→ **Saved entries**
□ □ □ □ □ □ □
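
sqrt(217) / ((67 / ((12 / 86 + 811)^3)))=42431860533439 *sqrt(217) / 5326969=117338835.11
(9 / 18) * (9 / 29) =9 / 58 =0.16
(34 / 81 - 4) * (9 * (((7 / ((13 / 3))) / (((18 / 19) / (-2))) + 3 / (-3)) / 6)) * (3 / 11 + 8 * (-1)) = -2119900 / 11583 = -183.02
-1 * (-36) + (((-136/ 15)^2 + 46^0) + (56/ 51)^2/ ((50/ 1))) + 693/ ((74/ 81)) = 1407919421/ 1603950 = 877.78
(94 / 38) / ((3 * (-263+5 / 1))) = -47 / 14706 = -0.00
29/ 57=0.51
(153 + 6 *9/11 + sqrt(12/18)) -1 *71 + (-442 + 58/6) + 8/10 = -56863/165 + sqrt(6)/3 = -343.81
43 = 43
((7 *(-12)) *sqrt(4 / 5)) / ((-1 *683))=168 *sqrt(5) / 3415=0.11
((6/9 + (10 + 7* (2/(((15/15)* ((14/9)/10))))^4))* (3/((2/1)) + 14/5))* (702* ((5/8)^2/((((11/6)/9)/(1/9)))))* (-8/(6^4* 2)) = -34385657995/90552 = -379733.83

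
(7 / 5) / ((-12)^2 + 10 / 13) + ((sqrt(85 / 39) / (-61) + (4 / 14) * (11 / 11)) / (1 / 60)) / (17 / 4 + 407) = 1112933 / 21671230 - 16 * sqrt(3315) / 260897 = 0.05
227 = 227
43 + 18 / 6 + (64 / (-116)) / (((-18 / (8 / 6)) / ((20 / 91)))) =3278278 / 71253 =46.01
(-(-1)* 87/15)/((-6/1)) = -29/30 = -0.97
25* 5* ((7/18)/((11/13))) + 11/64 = 365089/6336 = 57.62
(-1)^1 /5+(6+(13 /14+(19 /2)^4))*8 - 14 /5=912981 /14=65212.93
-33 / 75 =-11 / 25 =-0.44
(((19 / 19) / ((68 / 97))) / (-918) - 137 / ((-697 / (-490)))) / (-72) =246505337 / 184275648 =1.34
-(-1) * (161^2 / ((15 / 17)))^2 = 194178591649 / 225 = 863015962.88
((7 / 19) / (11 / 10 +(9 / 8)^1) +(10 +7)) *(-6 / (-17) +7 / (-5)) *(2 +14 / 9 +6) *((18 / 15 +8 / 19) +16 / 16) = -450.15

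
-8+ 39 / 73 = -545 / 73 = -7.47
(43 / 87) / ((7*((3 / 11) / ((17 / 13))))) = 8041 / 23751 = 0.34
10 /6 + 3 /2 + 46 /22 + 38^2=95651 /66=1449.26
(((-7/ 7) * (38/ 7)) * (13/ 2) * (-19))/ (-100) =-4693/ 700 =-6.70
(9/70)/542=9/37940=0.00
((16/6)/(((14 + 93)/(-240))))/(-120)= 16/321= 0.05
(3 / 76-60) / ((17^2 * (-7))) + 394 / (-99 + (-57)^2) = 5352233 / 34593300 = 0.15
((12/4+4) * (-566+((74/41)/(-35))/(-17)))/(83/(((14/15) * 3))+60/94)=-9085332368/69438625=-130.84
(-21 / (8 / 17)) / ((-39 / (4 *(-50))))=-228.85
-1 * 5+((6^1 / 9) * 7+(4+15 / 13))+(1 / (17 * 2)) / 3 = 2135 / 442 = 4.83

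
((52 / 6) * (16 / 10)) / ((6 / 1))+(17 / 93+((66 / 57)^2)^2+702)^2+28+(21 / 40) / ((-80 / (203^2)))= 232838746244343111837259 / 470050677573148800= 495348.18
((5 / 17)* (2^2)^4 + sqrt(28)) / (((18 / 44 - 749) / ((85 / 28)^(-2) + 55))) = -2242431488 / 404560985 - 17518996* sqrt(7) / 118988525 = -5.93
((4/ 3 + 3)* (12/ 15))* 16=832/ 15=55.47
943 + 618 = 1561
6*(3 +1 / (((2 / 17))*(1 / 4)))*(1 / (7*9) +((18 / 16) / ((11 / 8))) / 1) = 42772 / 231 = 185.16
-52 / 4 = -13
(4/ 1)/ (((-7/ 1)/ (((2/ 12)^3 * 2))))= -1/ 189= -0.01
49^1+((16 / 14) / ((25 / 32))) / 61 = 523331 / 10675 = 49.02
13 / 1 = 13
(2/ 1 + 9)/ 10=11/ 10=1.10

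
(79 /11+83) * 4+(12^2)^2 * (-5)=-1136512 /11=-103319.27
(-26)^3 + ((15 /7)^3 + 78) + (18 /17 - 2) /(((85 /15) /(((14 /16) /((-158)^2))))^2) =-17488.16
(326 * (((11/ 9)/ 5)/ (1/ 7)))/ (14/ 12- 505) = -1.11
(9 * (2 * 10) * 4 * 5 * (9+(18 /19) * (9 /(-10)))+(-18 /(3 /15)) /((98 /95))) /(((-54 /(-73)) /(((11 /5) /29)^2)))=5344062163 /23489130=227.51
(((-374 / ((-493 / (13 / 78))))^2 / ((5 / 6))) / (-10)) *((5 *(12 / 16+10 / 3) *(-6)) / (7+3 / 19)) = 112651 / 3431280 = 0.03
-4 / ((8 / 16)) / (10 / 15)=-12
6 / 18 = 1 / 3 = 0.33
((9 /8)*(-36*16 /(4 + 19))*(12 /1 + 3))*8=-77760 /23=-3380.87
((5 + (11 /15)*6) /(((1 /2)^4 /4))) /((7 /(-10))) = -6016 /7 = -859.43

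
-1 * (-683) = 683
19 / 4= 4.75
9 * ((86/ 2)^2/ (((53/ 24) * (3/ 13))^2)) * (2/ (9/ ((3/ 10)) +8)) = 179989056/ 53371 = 3372.41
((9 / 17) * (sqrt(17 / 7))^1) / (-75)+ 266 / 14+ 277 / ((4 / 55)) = 15311 / 4 - 3 * sqrt(119) / 2975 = 3827.74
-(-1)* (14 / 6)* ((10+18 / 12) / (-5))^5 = -150.18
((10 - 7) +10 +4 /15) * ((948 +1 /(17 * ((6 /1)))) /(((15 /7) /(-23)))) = -3098075183 /22950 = -134992.38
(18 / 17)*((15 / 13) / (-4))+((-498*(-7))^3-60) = 18724249396497 / 442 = 42362555195.69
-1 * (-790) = 790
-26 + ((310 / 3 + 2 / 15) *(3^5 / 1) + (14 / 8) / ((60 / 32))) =75352 / 3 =25117.33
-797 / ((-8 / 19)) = 15143 / 8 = 1892.88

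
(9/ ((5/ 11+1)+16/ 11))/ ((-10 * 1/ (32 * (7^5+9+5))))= -1665279/ 10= -166527.90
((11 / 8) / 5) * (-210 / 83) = -231 / 332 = -0.70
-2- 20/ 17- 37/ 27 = -2087/ 459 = -4.55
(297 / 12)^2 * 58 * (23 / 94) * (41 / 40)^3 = 450554978907 / 48128000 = 9361.60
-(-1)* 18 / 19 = 18 / 19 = 0.95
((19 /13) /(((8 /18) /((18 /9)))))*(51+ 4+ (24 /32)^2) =365.43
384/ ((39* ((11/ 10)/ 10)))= 12800/ 143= 89.51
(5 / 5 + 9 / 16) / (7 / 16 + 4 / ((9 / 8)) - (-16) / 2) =225 / 1727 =0.13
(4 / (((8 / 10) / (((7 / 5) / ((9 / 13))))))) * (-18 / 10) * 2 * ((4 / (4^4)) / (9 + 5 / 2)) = -91 / 1840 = -0.05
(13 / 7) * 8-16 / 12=284 / 21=13.52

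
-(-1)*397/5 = 397/5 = 79.40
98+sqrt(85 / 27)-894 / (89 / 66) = -563.19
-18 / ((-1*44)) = 9 / 22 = 0.41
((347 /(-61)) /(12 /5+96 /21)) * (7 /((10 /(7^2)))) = -833147 /29768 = -27.99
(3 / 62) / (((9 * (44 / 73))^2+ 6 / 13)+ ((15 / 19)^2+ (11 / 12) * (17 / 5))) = 2250809730 / 1564282569829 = 0.00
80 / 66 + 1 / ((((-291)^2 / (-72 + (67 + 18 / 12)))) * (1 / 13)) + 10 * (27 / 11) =47984899 / 1862982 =25.76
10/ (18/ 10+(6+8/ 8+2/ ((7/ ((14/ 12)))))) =150/ 137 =1.09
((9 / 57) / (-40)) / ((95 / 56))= -21 / 9025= -0.00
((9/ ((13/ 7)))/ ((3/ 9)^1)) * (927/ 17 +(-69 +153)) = 445095/ 221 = 2014.00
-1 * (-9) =9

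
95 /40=2.38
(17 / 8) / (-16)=-17 / 128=-0.13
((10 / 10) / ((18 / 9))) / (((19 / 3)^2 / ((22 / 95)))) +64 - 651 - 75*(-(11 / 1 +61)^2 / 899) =-4763932334 / 30831205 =-154.52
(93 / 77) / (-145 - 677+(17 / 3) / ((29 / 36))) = -899 / 606606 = -0.00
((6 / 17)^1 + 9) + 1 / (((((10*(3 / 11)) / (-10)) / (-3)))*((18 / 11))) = 4919 / 306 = 16.08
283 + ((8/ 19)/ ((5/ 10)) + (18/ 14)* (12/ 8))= 76015/ 266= 285.77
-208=-208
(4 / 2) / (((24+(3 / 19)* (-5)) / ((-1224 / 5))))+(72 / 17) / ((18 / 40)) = -48656 / 4165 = -11.68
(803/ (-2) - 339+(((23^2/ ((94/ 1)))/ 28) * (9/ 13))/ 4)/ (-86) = 101343031/ 11770304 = 8.61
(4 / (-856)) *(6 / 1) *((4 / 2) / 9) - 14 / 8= -2255 / 1284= -1.76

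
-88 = -88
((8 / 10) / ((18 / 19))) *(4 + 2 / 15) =3.49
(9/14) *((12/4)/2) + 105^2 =308727/28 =11025.96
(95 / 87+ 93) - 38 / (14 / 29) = 9365 / 609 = 15.38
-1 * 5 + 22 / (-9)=-67 / 9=-7.44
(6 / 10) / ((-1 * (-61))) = 3 / 305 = 0.01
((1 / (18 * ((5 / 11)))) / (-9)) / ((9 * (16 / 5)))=-0.00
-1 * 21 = -21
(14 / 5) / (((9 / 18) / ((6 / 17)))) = 1.98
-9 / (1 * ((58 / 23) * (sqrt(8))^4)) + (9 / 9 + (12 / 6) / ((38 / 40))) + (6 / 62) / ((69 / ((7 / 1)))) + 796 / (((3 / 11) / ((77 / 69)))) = 1475460121555 / 452578176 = 3260.12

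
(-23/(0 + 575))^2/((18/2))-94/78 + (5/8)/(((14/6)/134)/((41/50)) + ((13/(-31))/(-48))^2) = 28.12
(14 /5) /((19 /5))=0.74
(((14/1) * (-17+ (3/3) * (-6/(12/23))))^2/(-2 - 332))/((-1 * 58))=159201/19372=8.22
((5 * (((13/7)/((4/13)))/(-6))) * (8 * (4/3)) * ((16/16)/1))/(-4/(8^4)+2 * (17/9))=-3461120/243649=-14.21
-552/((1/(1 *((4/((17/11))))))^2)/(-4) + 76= 289132/289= 1000.46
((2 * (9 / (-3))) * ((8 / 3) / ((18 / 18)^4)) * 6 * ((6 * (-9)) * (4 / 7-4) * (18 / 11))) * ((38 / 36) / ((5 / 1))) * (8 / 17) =-18911232 / 6545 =-2889.42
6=6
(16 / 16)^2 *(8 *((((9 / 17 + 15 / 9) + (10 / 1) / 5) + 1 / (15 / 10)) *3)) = 116.71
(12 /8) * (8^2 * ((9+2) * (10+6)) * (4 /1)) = 67584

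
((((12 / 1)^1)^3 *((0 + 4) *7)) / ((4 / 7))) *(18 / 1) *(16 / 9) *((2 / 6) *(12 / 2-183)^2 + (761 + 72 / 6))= 30389796864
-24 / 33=-8 / 11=-0.73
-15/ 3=-5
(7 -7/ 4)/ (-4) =-21/ 16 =-1.31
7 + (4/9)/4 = 64/9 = 7.11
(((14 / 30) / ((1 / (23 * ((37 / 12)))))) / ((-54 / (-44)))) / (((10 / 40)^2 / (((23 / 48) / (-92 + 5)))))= -1507121 / 634230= -2.38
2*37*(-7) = -518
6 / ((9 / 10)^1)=20 / 3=6.67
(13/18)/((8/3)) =13/48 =0.27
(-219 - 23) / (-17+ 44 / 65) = 15730 / 1061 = 14.83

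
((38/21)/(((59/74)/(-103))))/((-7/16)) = 4634176/8673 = 534.32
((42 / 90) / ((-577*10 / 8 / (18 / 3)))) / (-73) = 56 / 1053025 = 0.00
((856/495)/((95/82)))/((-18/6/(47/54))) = -1649512/3809025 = -0.43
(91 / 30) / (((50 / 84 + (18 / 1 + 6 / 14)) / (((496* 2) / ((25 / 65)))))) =8214752 / 19975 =411.25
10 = 10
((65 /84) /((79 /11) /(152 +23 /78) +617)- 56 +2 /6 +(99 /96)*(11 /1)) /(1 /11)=-487.54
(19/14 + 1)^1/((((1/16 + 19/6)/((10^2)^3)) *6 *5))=5280000/217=24331.80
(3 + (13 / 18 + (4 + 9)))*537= 53879 / 6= 8979.83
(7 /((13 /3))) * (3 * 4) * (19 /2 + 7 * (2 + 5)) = 1134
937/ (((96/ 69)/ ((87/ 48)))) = 624979/ 512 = 1220.66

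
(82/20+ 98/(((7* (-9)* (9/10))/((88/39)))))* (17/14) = 107423/442260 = 0.24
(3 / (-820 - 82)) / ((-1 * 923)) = 3 / 832546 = 0.00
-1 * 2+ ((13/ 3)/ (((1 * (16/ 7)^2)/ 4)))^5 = 104359244100493/ 260919263232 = 399.97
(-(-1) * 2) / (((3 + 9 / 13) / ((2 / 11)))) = 13 / 132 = 0.10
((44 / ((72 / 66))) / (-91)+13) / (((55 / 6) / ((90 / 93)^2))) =1234080 / 961961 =1.28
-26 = -26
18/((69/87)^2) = 15138/529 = 28.62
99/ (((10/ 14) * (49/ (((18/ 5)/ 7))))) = 1782/ 1225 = 1.45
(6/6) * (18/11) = 18/11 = 1.64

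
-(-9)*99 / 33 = 27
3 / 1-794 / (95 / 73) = -57677 / 95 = -607.13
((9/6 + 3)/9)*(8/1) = 4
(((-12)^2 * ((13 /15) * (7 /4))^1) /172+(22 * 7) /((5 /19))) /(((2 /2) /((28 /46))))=1765274 /4945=356.98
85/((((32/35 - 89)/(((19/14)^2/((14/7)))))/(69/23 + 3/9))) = -767125/258972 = -2.96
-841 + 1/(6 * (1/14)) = -2516/3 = -838.67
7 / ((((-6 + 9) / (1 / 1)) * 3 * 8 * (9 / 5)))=35 / 648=0.05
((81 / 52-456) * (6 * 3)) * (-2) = 212679 / 13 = 16359.92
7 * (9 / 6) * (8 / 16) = 21 / 4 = 5.25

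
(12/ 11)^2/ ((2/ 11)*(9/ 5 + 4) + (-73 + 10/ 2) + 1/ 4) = -960/ 53801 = -0.02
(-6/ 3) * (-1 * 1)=2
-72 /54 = -4 /3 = -1.33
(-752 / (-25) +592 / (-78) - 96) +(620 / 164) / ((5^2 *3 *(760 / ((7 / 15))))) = -6699895739 / 91143000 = -73.51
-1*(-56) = 56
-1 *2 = -2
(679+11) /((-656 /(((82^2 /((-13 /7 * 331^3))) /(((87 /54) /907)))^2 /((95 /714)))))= -88692017229253661328 /3551438218622608491931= -0.02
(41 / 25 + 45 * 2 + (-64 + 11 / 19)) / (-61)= -13404 / 28975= -0.46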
□ □ □ □ □ □ □
→ **What you should do**
Reprint the data above from the opening line to the line holding "(34 / 81 - 4)", inclusive, and nothing else.

→ **Response area**
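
sqrt(217) / ((67 / ((12 / 86 + 811)^3)))=42431860533439 *sqrt(217) / 5326969=117338835.11
(9 / 18) * (9 / 29) =9 / 58 =0.16
(34 / 81 - 4) * (9 * (((7 / ((13 / 3))) / (((18 / 19) / (-2))) + 3 / (-3)) / 6)) * (3 / 11 + 8 * (-1)) = -2119900 / 11583 = -183.02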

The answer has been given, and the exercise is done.